▸ **About this task**: Lines outside the range are not wanted. Give again exactly the lines between the line holding "Let X be a Binomial(m=9, p=3/8)" and the line holding "Let X be a Uniform(a=4, b=5)", inclusive, from the listing below.

━━━━

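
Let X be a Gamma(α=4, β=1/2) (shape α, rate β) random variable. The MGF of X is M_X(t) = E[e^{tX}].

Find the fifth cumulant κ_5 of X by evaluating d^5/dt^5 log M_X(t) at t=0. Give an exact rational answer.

M_X(t) = 1/(16*(1/2 - t)^4)
K_X(t) = log M_X(t) = -4*log(1/2 - t) - 4*log(2)
K′(t) = -8/(2*t - 1)
K′′(t) = 16/(4*t^2 - 4*t + 1)
K′′′(t) = -64/(8*t^3 - 12*t^2 + 6*t - 1)
K′′′′(t) = 384/(16*t^4 - 32*t^3 + 24*t^2 - 8*t + 1)
K′′′′′(t) = -3072/(32*t^5 - 80*t^4 + 80*t^3 - 40*t^2 + 10*t - 1)

κ_5 = K′′′′′(0) = 3072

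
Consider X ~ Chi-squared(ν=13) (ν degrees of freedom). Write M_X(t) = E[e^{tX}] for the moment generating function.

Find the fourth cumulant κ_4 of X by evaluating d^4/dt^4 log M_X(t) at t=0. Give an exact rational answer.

κ_4 = K^(4)(0) = 624

M_X(t) = (1 - 2*t)^(-13/2)
K_X(t) = log M_X(t) = -13*log(1 - 2*t)/2
K^(4)(t) = 624/(16*t^4 - 32*t^3 + 24*t^2 - 8*t + 1)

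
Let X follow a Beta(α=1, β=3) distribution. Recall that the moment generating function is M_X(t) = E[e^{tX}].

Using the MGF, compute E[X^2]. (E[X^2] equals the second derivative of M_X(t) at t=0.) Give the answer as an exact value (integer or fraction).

M_X(t) = ₁F₁(1; 4; t)
M′(t) = ₁F₁(2; 5; t)/4
M′′(t) = ₁F₁(3; 6; t)/10

E[X^2] = M′′(0) = 1/10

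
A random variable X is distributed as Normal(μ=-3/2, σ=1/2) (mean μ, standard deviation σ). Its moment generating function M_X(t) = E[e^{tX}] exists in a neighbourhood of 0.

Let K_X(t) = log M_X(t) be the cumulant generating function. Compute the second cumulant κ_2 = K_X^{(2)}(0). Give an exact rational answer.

κ_2 = K′′(0) = 1/4

M_X(t) = e^(t^2/8 - 3*t/2)
K_X(t) = log M_X(t) = t^2/8 - 3*t/2
K′(t) = t/4 - 3/2
K′′(t) = 1/4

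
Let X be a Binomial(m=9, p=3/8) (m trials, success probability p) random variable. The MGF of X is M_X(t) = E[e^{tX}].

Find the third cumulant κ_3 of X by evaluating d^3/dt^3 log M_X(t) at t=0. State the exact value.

κ_3 = D^3[K](0) = 135/256

M_X(t) = (3*e^(t)/8 + 5/8)^9
K_X(t) = log M_X(t) = 9*log(3*e^(t)/8 + 5/8)
D^3[K](t) = (-405*e^(2*t) + 675*e^(t))/(27*e^(3*t) + 135*e^(2*t) + 225*e^(t) + 125)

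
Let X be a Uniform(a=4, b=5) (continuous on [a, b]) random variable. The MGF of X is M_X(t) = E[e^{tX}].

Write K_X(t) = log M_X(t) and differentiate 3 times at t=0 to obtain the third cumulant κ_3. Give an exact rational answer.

κ_3 = K^(3)(0) = 0

M_X(t) = (e^(5*t) - e^(4*t))/t
K_X(t) = log M_X(t) = -log(t) + log(e^(5*t) - e^(4*t))
K^(3)(t) = (t^3*e^(2*t) + t^3*e^(t) - 2*e^(3*t) + 6*e^(2*t) - 6*e^(t) + 2)/(t^3*e^(3*t) - 3*t^3*e^(2*t) + 3*t^3*e^(t) - t^3)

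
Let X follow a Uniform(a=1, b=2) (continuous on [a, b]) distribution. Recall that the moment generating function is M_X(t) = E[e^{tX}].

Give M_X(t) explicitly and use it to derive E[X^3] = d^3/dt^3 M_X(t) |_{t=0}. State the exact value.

E[X^3] = D^3[M](0) = 15/4

M_X(t) = (e^(2*t) - e^(t))/t
D^3[M](t) = (8*t^3*e^(2*t) - t^3*e^(t) - 12*t^2*e^(2*t) + 3*t^2*e^(t) + 12*t*e^(2*t) - 6*t*e^(t) - 6*e^(2*t) + 6*e^(t))/t^4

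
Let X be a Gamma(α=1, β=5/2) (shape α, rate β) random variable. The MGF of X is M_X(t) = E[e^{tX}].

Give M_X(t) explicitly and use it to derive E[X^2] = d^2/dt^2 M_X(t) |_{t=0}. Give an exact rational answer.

E[X^2] = D^2[M](0) = 8/25

M_X(t) = 5/(2*(5/2 - t))
D^2[M](t) = -40/(8*t^3 - 60*t^2 + 150*t - 125)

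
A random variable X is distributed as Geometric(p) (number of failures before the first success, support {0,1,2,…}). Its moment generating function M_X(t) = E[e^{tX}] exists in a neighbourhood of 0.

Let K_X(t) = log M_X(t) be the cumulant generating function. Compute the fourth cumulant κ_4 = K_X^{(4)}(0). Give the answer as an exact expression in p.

κ_4 = D^4[K](0) = (-p^3 + 7*p^2 - 12*p + 6)/p^4

M_X(t) = p/(-(1 - p)*e^(t) + 1)
K_X(t) = log M_X(t) = log(p) - log(-(1 - p)*e^(t) + 1)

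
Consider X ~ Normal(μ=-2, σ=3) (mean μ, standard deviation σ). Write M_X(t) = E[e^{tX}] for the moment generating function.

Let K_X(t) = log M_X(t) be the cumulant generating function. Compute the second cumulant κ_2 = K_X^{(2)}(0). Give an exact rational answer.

κ_2 = D^2[K](0) = 9

M_X(t) = e^(9*t^2/2 - 2*t)
K_X(t) = log M_X(t) = 9*t^2/2 - 2*t
D^2[K](t) = 9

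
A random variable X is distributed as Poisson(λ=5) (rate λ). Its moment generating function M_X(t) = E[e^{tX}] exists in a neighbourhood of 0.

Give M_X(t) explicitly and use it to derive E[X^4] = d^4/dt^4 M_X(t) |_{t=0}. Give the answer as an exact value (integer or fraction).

M_X(t) = e^(5*e^(t) - 5)
M′(t) = 5*e^(-5)*e^(t)*e^(5*e^(t))
M′′(t) = (25*e^(2*t)*e^(5*e^(t)) + 5*e^(t)*e^(5*e^(t)))*e^(-5)
M′′′(t) = (125*e^(3*t)*e^(5*e^(t)) + 75*e^(2*t)*e^(5*e^(t)) + 5*e^(t)*e^(5*e^(t)))*e^(-5)
M′′′′(t) = (625*e^(4*t)*e^(5*e^(t)) + 750*e^(3*t)*e^(5*e^(t)) + 175*e^(2*t)*e^(5*e^(t)) + 5*e^(t)*e^(5*e^(t)))*e^(-5)

E[X^4] = M′′′′(0) = 1555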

━━━━

▸ **Result for this task**:
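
Let X be a Binomial(m=9, p=3/8) (m trials, success probability p) random variable. The MGF of X is M_X(t) = E[e^{tX}].

Find the third cumulant κ_3 of X by evaluating d^3/dt^3 log M_X(t) at t=0. State the exact value.

κ_3 = D^3[K](0) = 135/256

M_X(t) = (3*e^(t)/8 + 5/8)^9
K_X(t) = log M_X(t) = 9*log(3*e^(t)/8 + 5/8)
D^3[K](t) = (-405*e^(2*t) + 675*e^(t))/(27*e^(3*t) + 135*e^(2*t) + 225*e^(t) + 125)

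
Let X be a Uniform(a=4, b=5) (continuous on [a, b]) random variable. The MGF of X is M_X(t) = E[e^{tX}].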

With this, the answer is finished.